Exercise prompt: Once you reach the line containing "D raises to 96." in the entries below, write out that line and each one after it down to the line containing "One betting round is", exactly and with nothing added.

Source material:

+++

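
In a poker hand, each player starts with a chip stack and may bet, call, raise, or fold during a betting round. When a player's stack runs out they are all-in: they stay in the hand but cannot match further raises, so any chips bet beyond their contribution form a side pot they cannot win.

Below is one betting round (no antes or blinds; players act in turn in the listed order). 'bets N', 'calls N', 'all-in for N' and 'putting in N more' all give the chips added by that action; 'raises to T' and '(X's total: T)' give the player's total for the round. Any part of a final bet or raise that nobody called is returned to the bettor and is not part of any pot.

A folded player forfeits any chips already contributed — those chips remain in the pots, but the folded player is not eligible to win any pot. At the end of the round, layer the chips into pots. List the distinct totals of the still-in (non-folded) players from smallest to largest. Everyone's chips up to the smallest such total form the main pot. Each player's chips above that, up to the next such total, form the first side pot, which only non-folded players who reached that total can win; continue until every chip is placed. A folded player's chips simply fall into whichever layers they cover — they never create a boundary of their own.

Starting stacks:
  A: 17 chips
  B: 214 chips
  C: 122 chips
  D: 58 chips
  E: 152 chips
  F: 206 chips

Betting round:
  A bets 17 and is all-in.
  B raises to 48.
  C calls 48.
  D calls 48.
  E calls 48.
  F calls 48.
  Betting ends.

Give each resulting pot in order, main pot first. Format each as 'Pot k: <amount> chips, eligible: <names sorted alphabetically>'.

Pot 1: 102 chips, eligible: A, B, C, D, E, F
Pot 2: 155 chips, eligible: B, C, D, E, F

Derivation:
Contributions: A=17, B=48, C=48, D=48, E=48, F=48
Pot levels (distinct totals of non-folded players): 17, 48
Layer 1-17: 17 each from A, B, C, D, E, F = 17*6 = 102 chips; eligible A, B, C, D, E, F
Layer 18-48: 31 each from B, C, D, E, F = 31*5 = 155 chips; eligible B, C, D, E, F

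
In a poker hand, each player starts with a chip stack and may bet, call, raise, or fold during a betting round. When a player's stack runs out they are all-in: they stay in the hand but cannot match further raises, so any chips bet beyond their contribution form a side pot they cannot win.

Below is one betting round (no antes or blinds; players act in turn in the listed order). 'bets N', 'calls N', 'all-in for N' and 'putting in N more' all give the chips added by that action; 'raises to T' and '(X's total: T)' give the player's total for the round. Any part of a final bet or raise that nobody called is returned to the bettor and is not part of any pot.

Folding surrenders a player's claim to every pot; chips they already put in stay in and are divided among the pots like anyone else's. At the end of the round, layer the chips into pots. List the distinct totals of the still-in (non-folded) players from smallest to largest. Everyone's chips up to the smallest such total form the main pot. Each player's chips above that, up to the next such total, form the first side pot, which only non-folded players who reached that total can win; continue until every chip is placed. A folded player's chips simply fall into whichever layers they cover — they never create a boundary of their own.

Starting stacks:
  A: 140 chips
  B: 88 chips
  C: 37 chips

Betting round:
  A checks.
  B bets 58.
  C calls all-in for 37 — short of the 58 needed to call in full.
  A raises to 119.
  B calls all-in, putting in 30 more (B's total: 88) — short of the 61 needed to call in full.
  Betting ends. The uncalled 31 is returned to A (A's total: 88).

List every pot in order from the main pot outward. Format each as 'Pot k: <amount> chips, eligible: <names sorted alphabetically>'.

Pot 1: 111 chips, eligible: A, B, C
Pot 2: 102 chips, eligible: A, B

Derivation:
Contributions (after 31 returned to A): A=88, B=88, C=37
Pot levels (distinct totals of non-folded players): 37, 88
Layer 1-37: 37 each from A, B, C = 37*3 = 111 chips; eligible A, B, C
Layer 38-88: 51 each from A, B = 51*2 = 102 chips; eligible A, B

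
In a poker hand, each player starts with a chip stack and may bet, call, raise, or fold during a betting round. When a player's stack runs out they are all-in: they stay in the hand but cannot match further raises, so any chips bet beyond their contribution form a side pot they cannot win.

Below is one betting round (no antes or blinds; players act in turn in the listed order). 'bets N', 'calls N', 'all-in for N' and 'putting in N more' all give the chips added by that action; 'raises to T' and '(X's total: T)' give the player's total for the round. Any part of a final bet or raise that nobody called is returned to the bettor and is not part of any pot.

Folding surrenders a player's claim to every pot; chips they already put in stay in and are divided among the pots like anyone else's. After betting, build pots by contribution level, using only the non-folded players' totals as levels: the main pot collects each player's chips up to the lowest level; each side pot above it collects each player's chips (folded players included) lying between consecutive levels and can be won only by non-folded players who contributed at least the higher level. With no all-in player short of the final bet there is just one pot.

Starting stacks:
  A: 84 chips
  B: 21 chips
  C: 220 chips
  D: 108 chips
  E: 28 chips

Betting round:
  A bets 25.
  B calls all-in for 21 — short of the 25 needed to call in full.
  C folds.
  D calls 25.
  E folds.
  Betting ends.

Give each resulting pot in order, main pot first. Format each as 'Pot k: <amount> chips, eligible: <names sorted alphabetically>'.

Pot 1: 63 chips, eligible: A, B, D
Pot 2: 8 chips, eligible: A, D

Derivation:
Contributions: A=25, B=21, D=25
Folded: C, E
Pot levels (distinct totals of non-folded players): 21, 25
Layer 1-21: 21 each from A, B, D = 21*3 = 63 chips; eligible A, B, D
Layer 22-25: 4 each from A, D = 4*2 = 8 chips; eligible A, D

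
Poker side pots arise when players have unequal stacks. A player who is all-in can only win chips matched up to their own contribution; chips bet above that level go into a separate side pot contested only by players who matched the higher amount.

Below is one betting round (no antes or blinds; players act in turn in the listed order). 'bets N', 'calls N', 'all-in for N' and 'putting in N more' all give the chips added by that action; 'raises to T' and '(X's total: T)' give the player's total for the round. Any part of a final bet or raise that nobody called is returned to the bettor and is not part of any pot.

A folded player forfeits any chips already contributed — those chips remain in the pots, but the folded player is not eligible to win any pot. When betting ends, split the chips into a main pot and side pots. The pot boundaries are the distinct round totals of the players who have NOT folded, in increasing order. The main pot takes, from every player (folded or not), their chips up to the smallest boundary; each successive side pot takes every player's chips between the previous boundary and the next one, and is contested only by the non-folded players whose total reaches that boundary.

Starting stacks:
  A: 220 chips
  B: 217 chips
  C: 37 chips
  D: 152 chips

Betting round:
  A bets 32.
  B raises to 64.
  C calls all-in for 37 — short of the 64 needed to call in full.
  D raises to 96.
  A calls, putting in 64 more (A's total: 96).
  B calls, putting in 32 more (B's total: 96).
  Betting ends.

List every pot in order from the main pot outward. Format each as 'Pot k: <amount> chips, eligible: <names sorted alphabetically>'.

Contributions: A=96, B=96, C=37, D=96
Pot levels (distinct totals of non-folded players): 37, 96
Layer 1-37: 37 each from A, B, C, D = 37*4 = 148 chips; eligible A, B, C, D
Layer 38-96: 59 each from A, B, D = 59*3 = 177 chips; eligible A, B, D

Pot 1: 148 chips, eligible: A, B, C, D
Pot 2: 177 chips, eligible: A, B, D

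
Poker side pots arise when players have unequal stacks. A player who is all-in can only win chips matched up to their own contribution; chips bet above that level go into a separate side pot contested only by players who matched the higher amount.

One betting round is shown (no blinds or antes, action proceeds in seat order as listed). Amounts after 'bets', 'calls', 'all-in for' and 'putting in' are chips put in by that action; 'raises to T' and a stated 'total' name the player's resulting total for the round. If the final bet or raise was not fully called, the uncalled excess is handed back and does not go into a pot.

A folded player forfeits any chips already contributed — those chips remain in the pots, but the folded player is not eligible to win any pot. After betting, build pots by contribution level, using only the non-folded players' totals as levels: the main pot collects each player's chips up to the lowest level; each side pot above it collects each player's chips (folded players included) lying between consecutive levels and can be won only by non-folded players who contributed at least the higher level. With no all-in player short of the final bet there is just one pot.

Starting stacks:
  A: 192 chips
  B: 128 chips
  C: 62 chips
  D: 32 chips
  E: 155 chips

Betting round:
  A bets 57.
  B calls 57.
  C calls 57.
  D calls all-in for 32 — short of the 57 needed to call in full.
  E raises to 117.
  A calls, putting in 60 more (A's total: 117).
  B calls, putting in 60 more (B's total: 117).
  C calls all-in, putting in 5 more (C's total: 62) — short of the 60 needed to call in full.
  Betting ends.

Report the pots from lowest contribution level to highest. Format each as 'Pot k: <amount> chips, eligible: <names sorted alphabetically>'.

Contributions: A=117, B=117, C=62, D=32, E=117
Pot levels (distinct totals of non-folded players): 32, 62, 117
Layer 1-32: 32 each from A, B, C, D, E = 32*5 = 160 chips; eligible A, B, C, D, E
Layer 33-62: 30 each from A, B, C, E = 30*4 = 120 chips; eligible A, B, C, E
Layer 63-117: 55 each from A, B, E = 55*3 = 165 chips; eligible A, B, E

Pot 1: 160 chips, eligible: A, B, C, D, E
Pot 2: 120 chips, eligible: A, B, C, E
Pot 3: 165 chips, eligible: A, B, E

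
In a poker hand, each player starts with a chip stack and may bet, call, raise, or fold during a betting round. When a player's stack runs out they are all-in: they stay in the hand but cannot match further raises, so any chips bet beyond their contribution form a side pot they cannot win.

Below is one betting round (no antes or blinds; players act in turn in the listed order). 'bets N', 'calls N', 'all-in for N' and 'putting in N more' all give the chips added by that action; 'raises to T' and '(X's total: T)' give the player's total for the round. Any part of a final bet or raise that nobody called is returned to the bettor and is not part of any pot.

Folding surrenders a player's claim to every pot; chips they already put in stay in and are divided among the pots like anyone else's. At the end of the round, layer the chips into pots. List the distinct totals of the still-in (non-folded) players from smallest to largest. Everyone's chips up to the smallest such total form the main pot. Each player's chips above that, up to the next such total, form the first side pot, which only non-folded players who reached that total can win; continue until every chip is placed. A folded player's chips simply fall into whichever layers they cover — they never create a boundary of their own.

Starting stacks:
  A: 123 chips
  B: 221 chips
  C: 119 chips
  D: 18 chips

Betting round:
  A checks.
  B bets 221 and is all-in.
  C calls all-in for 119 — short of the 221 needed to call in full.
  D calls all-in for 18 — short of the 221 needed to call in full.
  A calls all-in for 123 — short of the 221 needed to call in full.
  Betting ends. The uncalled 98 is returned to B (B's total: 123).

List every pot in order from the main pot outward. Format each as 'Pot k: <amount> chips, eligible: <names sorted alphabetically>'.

Contributions (after 98 returned to B): A=123, B=123, C=119, D=18
Pot levels (distinct totals of non-folded players): 18, 119, 123
Layer 1-18: 18 each from A, B, C, D = 18*4 = 72 chips; eligible A, B, C, D
Layer 19-119: 101 each from A, B, C = 101*3 = 303 chips; eligible A, B, C
Layer 120-123: 4 each from A, B = 4*2 = 8 chips; eligible A, B

Pot 1: 72 chips, eligible: A, B, C, D
Pot 2: 303 chips, eligible: A, B, C
Pot 3: 8 chips, eligible: A, B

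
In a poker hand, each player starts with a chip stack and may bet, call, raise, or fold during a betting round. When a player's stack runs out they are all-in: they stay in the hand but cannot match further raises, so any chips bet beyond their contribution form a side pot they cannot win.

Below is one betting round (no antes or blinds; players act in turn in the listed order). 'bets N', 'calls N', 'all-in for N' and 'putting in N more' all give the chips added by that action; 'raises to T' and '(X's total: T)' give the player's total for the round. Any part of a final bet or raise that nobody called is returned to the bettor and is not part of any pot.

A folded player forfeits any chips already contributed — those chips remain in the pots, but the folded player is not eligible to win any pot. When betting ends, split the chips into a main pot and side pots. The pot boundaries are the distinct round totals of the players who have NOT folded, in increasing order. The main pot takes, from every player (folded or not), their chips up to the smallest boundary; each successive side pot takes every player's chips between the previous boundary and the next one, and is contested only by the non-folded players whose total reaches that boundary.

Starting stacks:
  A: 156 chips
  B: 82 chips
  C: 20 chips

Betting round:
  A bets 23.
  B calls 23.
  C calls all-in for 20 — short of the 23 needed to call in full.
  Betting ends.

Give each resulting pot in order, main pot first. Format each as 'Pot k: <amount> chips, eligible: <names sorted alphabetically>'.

Contributions: A=23, B=23, C=20
Pot levels (distinct totals of non-folded players): 20, 23
Layer 1-20: 20 each from A, B, C = 20*3 = 60 chips; eligible A, B, C
Layer 21-23: 3 each from A, B = 3*2 = 6 chips; eligible A, B

Pot 1: 60 chips, eligible: A, B, C
Pot 2: 6 chips, eligible: A, B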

+++

Answer box:
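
  D raises to 96.
  A calls, putting in 64 more (A's total: 96).
  B calls, putting in 32 more (B's total: 96).
  Betting ends.

List every pot in order from the main pot outward. Format each as 'Pot k: <amount> chips, eligible: <names sorted alphabetically>'.

Contributions: A=96, B=96, C=37, D=96
Pot levels (distinct totals of non-folded players): 37, 96
Layer 1-37: 37 each from A, B, C, D = 37*4 = 148 chips; eligible A, B, C, D
Layer 38-96: 59 each from A, B, D = 59*3 = 177 chips; eligible A, B, D

Pot 1: 148 chips, eligible: A, B, C, D
Pot 2: 177 chips, eligible: A, B, D

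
Poker side pots arise when players have unequal stacks. A player who is all-in can only win chips matched up to their own contribution; chips bet above that level go into a separate side pot contested only by players who matched the higher amount.

One betting round is shown (no blinds or antes, action proceeds in seat order as listed). Amounts after 'bets', 'calls', 'all-in for' and 'putting in' are chips put in by that action; 'raises to T' and a stated 'total' name the player's resulting total for the round. If the final bet or raise was not fully called, the uncalled excess is handed back and does not go into a pot.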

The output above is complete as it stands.